*DATA*.
________________________
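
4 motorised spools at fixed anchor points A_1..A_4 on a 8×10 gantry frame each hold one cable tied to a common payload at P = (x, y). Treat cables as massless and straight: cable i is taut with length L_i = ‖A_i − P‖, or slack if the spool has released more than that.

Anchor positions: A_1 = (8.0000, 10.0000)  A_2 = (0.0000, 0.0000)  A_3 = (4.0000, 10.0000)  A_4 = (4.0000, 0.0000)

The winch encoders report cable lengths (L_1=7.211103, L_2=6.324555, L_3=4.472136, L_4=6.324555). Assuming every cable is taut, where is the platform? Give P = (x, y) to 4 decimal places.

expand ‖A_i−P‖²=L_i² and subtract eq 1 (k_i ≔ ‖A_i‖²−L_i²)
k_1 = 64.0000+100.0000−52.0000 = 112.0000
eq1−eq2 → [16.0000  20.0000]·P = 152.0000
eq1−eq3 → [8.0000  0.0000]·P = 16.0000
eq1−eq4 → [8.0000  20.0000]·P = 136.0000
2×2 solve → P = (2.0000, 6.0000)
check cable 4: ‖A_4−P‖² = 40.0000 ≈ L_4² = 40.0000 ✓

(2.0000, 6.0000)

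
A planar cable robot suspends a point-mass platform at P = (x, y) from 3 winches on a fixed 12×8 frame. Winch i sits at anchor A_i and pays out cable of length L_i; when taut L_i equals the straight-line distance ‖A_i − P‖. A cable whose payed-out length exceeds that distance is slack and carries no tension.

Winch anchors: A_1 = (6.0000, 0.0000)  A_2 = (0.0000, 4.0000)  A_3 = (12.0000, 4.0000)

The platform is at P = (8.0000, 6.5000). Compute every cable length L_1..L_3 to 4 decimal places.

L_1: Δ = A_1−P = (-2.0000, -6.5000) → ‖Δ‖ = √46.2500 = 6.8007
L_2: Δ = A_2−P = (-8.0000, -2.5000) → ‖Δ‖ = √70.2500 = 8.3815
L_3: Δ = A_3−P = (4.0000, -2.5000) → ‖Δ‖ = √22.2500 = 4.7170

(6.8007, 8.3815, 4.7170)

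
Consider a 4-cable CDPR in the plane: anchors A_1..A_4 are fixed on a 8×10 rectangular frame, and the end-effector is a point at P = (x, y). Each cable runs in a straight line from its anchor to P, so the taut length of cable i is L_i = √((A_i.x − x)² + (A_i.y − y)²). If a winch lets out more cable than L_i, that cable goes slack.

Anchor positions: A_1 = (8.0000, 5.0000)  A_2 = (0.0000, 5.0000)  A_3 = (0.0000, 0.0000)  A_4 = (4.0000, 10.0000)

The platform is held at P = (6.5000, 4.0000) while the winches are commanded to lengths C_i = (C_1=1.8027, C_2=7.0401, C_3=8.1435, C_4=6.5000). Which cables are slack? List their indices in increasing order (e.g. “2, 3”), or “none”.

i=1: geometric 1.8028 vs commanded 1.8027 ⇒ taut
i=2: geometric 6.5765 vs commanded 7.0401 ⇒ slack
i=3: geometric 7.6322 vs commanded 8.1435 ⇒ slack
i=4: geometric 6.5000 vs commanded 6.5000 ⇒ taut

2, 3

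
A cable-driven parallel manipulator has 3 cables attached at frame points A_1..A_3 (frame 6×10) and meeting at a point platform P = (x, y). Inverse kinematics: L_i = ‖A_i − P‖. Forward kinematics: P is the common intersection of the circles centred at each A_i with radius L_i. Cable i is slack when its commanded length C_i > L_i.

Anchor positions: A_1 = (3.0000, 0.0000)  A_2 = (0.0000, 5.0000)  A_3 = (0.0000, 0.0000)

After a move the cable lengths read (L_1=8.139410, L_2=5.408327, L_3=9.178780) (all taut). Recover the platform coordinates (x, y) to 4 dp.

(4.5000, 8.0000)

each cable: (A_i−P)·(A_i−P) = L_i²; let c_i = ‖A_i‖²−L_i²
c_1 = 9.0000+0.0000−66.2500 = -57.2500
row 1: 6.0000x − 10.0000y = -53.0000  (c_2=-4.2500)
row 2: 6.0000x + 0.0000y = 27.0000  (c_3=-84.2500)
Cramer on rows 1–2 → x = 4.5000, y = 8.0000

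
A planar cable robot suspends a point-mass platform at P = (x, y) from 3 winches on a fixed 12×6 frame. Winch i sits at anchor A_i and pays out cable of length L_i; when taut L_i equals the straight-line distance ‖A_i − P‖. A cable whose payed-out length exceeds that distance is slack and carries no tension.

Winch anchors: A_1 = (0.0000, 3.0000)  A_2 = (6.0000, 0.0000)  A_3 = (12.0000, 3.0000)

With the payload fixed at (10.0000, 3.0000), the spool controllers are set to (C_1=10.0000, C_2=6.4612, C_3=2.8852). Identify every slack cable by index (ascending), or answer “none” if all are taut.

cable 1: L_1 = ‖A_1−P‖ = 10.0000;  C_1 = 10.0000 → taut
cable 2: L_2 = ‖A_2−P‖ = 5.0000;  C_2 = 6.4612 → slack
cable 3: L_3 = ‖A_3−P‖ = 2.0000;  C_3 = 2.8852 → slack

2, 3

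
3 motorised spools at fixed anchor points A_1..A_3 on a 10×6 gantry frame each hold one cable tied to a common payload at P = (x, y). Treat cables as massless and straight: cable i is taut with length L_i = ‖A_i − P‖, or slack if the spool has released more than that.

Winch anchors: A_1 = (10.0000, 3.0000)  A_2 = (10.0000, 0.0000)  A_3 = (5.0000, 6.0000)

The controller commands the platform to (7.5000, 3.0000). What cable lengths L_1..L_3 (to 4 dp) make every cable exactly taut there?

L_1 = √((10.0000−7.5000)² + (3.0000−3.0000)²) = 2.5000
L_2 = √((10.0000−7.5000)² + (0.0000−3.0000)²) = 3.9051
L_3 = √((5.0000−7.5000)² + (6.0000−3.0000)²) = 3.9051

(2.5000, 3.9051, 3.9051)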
________________________
Read through the lines above and collect those that contain the string "hold".

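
4 motorised spools at fixed anchor points A_1..A_4 on a 8×10 gantry frame each hold one cable tied to a common payload at P = (x, y). Treat cables as massless and straight: cable i is taut with length L_i = ‖A_i − P‖, or slack if the spool has released more than that.
3 motorised spools at fixed anchor points A_1..A_3 on a 10×6 gantry frame each hold one cable tied to a common payload at P = (x, y). Treat cables as massless and straight: cable i is taut with length L_i = ‖A_i − P‖, or slack if the spool has released more than that.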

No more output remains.